Exercise →
When you reach the line with "Millbrook Park Corporation" in the data below, begin printing lines exactly, and stop once the line with "The inspector of" has been printed.

Saved entries
━━━━━━━━━━━━━━━━━━━━

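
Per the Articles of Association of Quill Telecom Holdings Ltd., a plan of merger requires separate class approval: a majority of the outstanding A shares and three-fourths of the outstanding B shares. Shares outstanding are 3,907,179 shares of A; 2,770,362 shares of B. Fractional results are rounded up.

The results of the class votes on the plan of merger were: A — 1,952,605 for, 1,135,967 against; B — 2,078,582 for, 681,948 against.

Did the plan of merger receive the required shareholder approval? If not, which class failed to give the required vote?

A: a majority of 3907179 is 1953590; 1,953,590 required, 1,952,605 in favor — not approved.
B: 3/4 of 2770362 = 2077771.50, rounded up to 2077772; 2,077,772 required, 2,078,582 in favor — approved.

Not approved — the A shares did not give the required vote.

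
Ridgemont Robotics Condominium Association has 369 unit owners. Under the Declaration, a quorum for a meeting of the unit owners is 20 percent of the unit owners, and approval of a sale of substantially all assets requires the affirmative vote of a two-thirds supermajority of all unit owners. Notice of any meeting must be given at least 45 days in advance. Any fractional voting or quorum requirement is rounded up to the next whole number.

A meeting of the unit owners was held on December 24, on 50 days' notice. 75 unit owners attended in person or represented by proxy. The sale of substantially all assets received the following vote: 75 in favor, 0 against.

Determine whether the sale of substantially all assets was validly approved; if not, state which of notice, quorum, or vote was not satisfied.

Notice: 50 days given; 45 required. Satisfied.
Quorum: 20% of 369 = 73.80, rounded up to 74; 75 present. Satisfied.
Vote: requires two-thirds of all unit owners (369); 2/3 of 369 = 246, so 246 needed; 75 in favor. Not satisfied.

Invalid — vote requirement not satisfied.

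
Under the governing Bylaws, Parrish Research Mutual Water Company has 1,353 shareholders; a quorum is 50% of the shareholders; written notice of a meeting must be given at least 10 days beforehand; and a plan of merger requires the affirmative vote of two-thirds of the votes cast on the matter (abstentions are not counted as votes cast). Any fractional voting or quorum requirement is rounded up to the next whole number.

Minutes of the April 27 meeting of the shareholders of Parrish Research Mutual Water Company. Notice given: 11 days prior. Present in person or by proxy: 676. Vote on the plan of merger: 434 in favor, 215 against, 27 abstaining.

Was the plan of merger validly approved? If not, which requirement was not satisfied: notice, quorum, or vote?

Notice: 11 days given; 10 required. Satisfied.
Quorum: 50% of 1,353 = 676.50, rounded up to 677; 676 present. Not satisfied.
Vote: requires two-thirds of the votes cast (676 − 27 abstaining = 649); 2/3 of 649 = 432.67, rounded up to 433, so 433 needed; 434 in favor. Satisfied.

Invalid — quorum requirement not satisfied.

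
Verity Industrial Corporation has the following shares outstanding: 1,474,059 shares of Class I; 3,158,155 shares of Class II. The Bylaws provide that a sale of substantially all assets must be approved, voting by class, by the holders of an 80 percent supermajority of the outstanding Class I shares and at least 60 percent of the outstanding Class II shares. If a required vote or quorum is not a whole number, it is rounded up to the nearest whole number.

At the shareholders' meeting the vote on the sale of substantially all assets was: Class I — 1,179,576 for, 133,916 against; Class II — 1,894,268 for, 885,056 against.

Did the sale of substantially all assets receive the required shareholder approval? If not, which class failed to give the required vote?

Class I: 4/5 of 1474059 = 1179247.20, rounded up to 1179248; 1,179,248 required, 1,179,576 in favor — approved.
Class II: 3/5 of 3158155 = 1894893; 1,894,893 required, 1,894,268 in favor — not approved.

Not approved — the Class II shares did not give the required vote.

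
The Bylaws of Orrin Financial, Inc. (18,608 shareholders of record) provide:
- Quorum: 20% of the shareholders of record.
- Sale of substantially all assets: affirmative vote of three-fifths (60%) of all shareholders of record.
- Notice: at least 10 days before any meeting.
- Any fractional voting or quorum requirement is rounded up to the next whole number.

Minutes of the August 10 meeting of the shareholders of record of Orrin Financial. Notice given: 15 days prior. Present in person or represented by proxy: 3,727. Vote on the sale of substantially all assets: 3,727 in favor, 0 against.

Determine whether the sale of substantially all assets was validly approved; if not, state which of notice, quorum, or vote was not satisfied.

Notice: 15 days given; 10 required. Satisfied.
Quorum: 20% of 18,608 = 3,721.60, rounded up to 3,722; 3,727 present. Satisfied.
Vote: requires three-fifths of all shareholders of record (18,608); 3/5 of 18608 = 11164.80, rounded up to 11165, so 11,165 needed; 3,727 in favor. Not satisfied.

Invalid — vote requirement not satisfied.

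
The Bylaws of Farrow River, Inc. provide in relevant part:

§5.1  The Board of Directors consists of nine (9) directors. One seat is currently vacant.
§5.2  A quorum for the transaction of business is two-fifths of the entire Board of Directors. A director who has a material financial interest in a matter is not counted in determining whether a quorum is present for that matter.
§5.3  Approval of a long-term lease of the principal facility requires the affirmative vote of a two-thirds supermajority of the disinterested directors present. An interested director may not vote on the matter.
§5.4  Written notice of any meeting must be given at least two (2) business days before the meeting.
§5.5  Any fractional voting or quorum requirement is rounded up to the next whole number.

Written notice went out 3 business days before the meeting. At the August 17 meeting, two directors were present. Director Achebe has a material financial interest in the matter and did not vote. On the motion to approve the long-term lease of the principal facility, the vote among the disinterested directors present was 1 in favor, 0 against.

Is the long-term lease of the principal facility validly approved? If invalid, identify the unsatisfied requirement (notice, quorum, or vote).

Invalid — quorum requirement not satisfied.

Notice: 3 business days given; 2 required (3 ≥ 2). Satisfied.
Quorum: 2 present, but the 1 interested director does not count, leaving 1. Quorum is 4. Not satisfied.
Vote: the long-term lease of the principal facility requires two-thirds of the disinterested directors present (2 − 1 = 1). 2/3 of 1 = 0.67, rounded up to 1, so 1 affirmative vote is needed; 1 voted in favor. Satisfied. (Moot — without a quorum no business can be validly transacted.)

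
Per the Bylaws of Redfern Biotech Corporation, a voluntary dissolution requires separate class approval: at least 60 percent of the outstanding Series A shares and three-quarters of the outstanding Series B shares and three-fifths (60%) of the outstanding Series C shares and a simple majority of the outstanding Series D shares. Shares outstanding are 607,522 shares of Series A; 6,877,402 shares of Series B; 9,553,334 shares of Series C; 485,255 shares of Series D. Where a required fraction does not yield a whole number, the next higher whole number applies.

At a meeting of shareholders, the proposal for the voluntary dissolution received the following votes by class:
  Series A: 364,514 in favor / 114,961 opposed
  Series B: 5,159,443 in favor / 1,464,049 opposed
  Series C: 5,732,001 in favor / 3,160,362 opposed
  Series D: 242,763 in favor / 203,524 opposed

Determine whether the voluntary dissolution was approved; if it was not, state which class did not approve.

Series A: 3/5 of 607522 = 364513.20, rounded up to 364514; 364,514 required, 364,514 in favor — approved.
Series B: 3/4 of 6877402 = 5158051.50, rounded up to 5158052; 5,158,052 required, 5,159,443 in favor — approved.
Series C: 3/5 of 9553334 = 5732000.40, rounded up to 5732001; 5,732,001 required, 5,732,001 in favor — approved.
Series D: a majority of 485255 is 242628; 242,628 required, 242,763 in favor — approved.

Approved — every class gave the required vote.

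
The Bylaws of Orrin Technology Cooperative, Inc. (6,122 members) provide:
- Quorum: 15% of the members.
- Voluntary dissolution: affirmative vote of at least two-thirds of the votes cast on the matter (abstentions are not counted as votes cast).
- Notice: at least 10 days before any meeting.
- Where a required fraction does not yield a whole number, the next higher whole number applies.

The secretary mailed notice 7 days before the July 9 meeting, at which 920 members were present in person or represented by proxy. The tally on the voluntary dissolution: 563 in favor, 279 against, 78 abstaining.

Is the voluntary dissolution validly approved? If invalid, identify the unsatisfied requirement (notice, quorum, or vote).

Invalid — notice requirement not satisfied.

Notice: 7 days given; 10 required. Not satisfied.
Quorum: 15% of 6,122 = 918.30, rounded up to 919; 920 present. Satisfied.
Vote: requires two-thirds of the votes cast (920 − 78 abstaining = 842); 2/3 of 842 = 561.33, rounded up to 562, so 562 needed; 563 in favor. Satisfied.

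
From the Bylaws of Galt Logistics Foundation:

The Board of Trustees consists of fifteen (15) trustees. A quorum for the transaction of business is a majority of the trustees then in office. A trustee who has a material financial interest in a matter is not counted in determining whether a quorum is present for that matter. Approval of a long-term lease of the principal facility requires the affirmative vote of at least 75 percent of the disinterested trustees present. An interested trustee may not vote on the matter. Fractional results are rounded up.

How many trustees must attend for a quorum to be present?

A majority of 15 is 8.

8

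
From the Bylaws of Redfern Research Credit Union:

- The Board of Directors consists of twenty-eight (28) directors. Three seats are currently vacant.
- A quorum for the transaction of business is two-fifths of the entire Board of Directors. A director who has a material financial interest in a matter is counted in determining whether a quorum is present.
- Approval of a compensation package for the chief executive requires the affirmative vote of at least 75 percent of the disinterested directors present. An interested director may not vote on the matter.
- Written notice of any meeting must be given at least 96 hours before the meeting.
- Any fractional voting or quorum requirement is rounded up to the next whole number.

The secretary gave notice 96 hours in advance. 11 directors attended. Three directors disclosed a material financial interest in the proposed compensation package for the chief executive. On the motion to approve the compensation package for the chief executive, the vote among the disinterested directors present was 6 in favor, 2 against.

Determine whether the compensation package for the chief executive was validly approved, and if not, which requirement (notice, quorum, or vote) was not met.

Notice: 96 hours given; 96 required (96 ≥ 96). Satisfied.
Quorum: 11 present (interested directors count toward quorum); quorum is 12. Not satisfied.
Vote: the compensation package for the chief executive requires three-fourths of the disinterested directors present (11 − 3 = 8). 3/4 of 8 = 6, so 6 affirmative votes are needed; 6 voted in favor. Satisfied. (Moot — without a quorum no business can be validly transacted.)

Invalid — quorum requirement not satisfied.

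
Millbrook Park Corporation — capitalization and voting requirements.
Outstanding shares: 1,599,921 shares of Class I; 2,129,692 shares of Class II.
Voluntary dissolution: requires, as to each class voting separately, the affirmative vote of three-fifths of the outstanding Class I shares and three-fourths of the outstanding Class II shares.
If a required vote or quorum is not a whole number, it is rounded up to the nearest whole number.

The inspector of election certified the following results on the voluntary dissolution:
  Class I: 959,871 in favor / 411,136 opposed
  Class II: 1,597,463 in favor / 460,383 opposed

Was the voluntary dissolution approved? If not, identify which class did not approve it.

Class I: 3/5 of 1599921 = 959952.60, rounded up to 959953; 959,953 required, 959,871 in favor — not approved.
Class II: 3/4 of 2129692 = 1597269; 1,597,269 required, 1,597,463 in favor — approved.

Not approved — the Class I shares did not give the required vote.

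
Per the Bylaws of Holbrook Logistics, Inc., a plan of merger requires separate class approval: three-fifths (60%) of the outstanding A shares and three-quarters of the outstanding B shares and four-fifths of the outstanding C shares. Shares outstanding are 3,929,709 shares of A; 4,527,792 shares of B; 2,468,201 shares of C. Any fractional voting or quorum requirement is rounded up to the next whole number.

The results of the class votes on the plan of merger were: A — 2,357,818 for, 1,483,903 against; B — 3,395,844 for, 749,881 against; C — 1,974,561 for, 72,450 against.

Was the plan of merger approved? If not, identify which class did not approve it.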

━━━━━━━━━━━━━━━━━━━━

Problem solution →
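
Millbrook Park Corporation — capitalization and voting requirements.
Outstanding shares: 1,599,921 shares of Class I; 2,129,692 shares of Class II.
Voluntary dissolution: requires, as to each class voting separately, the affirmative vote of three-fifths of the outstanding Class I shares and three-fourths of the outstanding Class II shares.
If a required vote or quorum is not a whole number, it is rounded up to the nearest whole number.

The inspector of election certified the following results on the voluntary dissolution: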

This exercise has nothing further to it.